Task> In the records that follow, show each line where the word "specified" is present.

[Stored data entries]
---------------
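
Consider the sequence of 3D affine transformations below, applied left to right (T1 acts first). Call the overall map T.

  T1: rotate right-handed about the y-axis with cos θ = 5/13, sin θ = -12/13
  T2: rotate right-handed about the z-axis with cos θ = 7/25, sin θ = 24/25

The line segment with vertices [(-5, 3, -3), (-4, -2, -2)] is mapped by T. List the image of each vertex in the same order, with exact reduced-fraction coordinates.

T1 rotate right-handed about the y-axis with cos θ = 5/13, sin θ = -12/13: (-5, 3, -3) → (11/13, 3, -75/13); (-4, -2, -2) → (4/13, -2, -58/13)
T2 rotate right-handed about the z-axis with cos θ = 7/25, sin θ = 24/25: (11/13, 3, -75/13) → (-859/325, 537/325, -75/13); (4/13, -2, -58/13) → (652/325, -86/325, -58/13)

image vertices: (-859/325, 537/325, -75/13), (652/325, -86/325, -58/13)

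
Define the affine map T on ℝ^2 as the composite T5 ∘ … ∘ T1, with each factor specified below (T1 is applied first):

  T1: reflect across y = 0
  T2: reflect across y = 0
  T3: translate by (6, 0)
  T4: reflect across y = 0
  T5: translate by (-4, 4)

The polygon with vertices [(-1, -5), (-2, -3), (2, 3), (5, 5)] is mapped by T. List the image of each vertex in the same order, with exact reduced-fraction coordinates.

T1 reflect across y = 0: (-1, -5) → (-1, 5); (-2, -3) → (-2, 3); (2, 3) → (2, -3); (5, 5) → (5, -5)
T2 reflect across y = 0: (-1, 5) → (-1, -5); (-2, 3) → (-2, -3); (2, -3) → (2, 3); (5, -5) → (5, 5)
T3 translate by (6, 0): (-1, -5) → (5, -5); (-2, -3) → (4, -3); (2, 3) → (8, 3); (5, 5) → (11, 5)
T4 reflect across y = 0: (5, -5) → (5, 5); (4, -3) → (4, 3); (8, 3) → (8, -3); (11, 5) → (11, -5)
T5 translate by (-4, 4): (5, 5) → (1, 9); (4, 3) → (0, 7); (8, -3) → (4, 1); (11, -5) → (7, -1)

image vertices: (1, 9), (0, 7), (4, 1), (7, -1)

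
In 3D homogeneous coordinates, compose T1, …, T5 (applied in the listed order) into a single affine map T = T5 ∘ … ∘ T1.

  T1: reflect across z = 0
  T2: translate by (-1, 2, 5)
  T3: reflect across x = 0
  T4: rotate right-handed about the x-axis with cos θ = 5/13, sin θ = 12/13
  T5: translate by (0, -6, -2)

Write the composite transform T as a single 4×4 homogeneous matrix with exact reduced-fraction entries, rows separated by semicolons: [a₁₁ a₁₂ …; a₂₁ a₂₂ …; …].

T1 = [1 0 0 0; 0 1 0 0; 0 0 -1 0; 0 0 0 1]
T2·T1 = [1 0 0 -1; 0 1 0 2; 0 0 -1 5; 0 0 0 1]
T3·…·T1 = [-1 0 0 1; 0 1 0 2; 0 0 -1 5; 0 0 0 1]
T4·…·T1 = [-1 0 0 1; 0 5/13 12/13 -50/13; 0 12/13 -5/13 49/13; 0 0 0 1]
T5·…·T1 = [-1 0 0 1; 0 5/13 12/13 -128/13; 0 12/13 -5/13 23/13; 0 0 0 1]

T = [-1 0 0 1; 0 5/13 12/13 -128/13; 0 12/13 -5/13 23/13; 0 0 0 1]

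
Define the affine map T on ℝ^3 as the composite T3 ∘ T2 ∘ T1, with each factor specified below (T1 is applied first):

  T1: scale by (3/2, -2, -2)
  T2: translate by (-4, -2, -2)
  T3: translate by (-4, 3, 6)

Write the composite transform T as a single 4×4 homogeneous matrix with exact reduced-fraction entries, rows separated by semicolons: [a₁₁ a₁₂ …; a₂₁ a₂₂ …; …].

T1 = [3/2 0 0 0; 0 -2 0 0; 0 0 -2 0; 0 0 0 1]
T2·T1 = [3/2 0 0 -4; 0 -2 0 -2; 0 0 -2 -2; 0 0 0 1]
T3·…·T1 = [3/2 0 0 -8; 0 -2 0 1; 0 0 -2 4; 0 0 0 1]

T = [3/2 0 0 -8; 0 -2 0 1; 0 0 -2 4; 0 0 0 1]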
---------------
Response>
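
Define the affine map T on ℝ^2 as the composite T5 ∘ … ∘ T1, with each factor specified below (T1 is applied first):
Define the affine map T on ℝ^3 as the composite T3 ∘ T2 ∘ T1, with each factor specified below (T1 is applied first):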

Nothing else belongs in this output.